When a line below holds the string "were", show that line.
SOURCE RECORDS: Begin
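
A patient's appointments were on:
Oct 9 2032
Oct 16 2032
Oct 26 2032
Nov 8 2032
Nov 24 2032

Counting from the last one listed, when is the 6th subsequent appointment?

Intervals are 7, 10, 13, 16 days — an arithmetic progression with common difference 3.
Next gap: 19 days. Nov 24 2032 + 19 days = Dec 13 2032.
Next gap: 22 days. Dec 13 2032 + 22 days = Jan 4 2033.
Next gap: 25 days. Jan 4 2033 + 25 days = Jan 29 2033.
Next gap: 28 days. Jan 29 2033 + 28 days = Feb 26 2033.
Next gap: 31 days. Feb 26 2033 + 31 days = Mar 29 2033.
Next gap: 34 days. Mar 29 2033 + 34 days = May 2 2033.

May 2 2033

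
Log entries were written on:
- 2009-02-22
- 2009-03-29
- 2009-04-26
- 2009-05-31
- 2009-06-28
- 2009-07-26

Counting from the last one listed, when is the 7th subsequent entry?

2010-02-28

These are Sundays with 35, 28, 35, 28, 28-day gaps.
Each is the final Sunday of its month — 2009-03-29 is past the 28th, so '4th Sunday' doesn't fit.
Last Sunday of August 2009: 2009-08-30.
September 2009 ends with Sunday 2009-09-27.
October 2009 ends with Sunday 2009-10-25.
Last Sunday of November 2009: 2009-11-29.
December 2009 ends with Sunday 2009-12-27.
Last Sunday of January 2010: 2010-01-31.
February 2010 ends with Sunday 2010-02-28.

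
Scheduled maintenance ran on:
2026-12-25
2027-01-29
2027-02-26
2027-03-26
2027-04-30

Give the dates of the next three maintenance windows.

These are Fridays with 35, 28, 28, 35-day gaps.
Each is the final Friday of its month — 2027-01-29 is past the 28th, so '4th Friday' doesn't fit.
May 2027 ends with Friday 2027-05-28.
June 2027 ends with Friday 2027-06-25.
July 2027 ends with Friday 2027-07-30.

2027-05-28, 2027-06-25, 2027-07-30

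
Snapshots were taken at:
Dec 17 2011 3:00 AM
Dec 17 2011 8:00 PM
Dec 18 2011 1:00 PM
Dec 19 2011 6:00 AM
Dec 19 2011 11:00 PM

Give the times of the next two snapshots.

Gaps: 17, 17, 17, 17 hours — each event is 17 hours after the previous one.
Dec 19 2011 11:00 PM + 17 h = Dec 20 2011 4:00 PM.
Dec 20 2011 4:00 PM + 17 h = Dec 21 2011 9:00 AM.

Dec 20 2011 4:00 PM, Dec 21 2011 9:00 AM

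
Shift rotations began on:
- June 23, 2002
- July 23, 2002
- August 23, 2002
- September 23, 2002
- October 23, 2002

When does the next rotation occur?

Each date is the 23rd; the gaps (30, 31, 31, 30) track the month lengths.
The rule is the 23rd of each month.
November 2002: November 23, 2002.

November 23, 2002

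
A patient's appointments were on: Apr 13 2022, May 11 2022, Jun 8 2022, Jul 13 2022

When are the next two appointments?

Aug 10 2022, Sep 14 2022

Gaps: 28, 28, 35 days — a mix of 28 and 35. Every date is a Wednesday.
Each is the 2nd Wednesday of its month.
2nd Wednesday of August 2022: Aug 10 2022.
2nd Wednesday of September 2022: Sep 14 2022.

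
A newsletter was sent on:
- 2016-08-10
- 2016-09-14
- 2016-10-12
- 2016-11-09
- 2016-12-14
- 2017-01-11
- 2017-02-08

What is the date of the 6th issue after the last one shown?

2017-08-09

All dates are Wednesdays, 35, 28, 28, 35, 28, 28 days apart.
Specifically, the 2nd Wednesday of each month.
March 2017 — 2nd Wednesday is 2017-03-08.
April 2017 — 2nd Wednesday is 2017-04-12.
2nd Wednesday of May 2017: 2017-05-10.
June 2017 — 2nd Wednesday is 2017-06-14.
2nd Wednesday of July 2017: 2017-07-12.
2nd Wednesday of August 2017: 2017-08-09.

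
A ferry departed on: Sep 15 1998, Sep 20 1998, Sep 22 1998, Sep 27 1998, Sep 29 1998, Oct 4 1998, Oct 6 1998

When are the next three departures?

Every event lands on a Tuesday or Sunday (gaps cycle 5, 2, 5, 2, 5, 2).
So the schedule is: every Tuesday and Sunday.
Next Sunday: Oct 11 1998.
Next Tuesday: Oct 13 1998.
The following Sunday is Oct 18 1998.

Oct 11 1998, Oct 13 1998, Oct 18 1998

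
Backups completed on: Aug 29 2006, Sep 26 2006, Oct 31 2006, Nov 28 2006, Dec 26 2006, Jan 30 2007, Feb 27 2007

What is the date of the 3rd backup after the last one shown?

These are Tuesdays with 28, 35, 28, 28, 35, 28-day gaps.
Each is the final Tuesday of its month — Aug 29 2006 is past the 28th, so '4th Tuesday' doesn't fit.
Last Tuesday of March 2007: Mar 27 2007.
Last Tuesday of April 2007: Apr 24 2007.
May 2007 ends with Tuesday May 29 2007.

May 29 2007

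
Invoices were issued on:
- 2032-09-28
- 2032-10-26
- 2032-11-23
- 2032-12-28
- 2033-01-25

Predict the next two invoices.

These are Tuesdays at 28- or 35-day spacing (28, 28, 35, 28).
The pattern: 4th Tuesday of the month.
February 2033 — 4th Tuesday is 2033-02-22.
March 2033 — 4th Tuesday is 2033-03-22.

2033-02-22, 2033-03-22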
SOURCE RECORDS: End
**ANSWER FOR THE TASK:**
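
A patient's appointments were on:
Log entries were written on:
Snapshots were taken at:
A patient's appointments were on: Apr 13 2022, May 11 2022, Jun 8 2022, Jul 13 2022
Invoices were issued on: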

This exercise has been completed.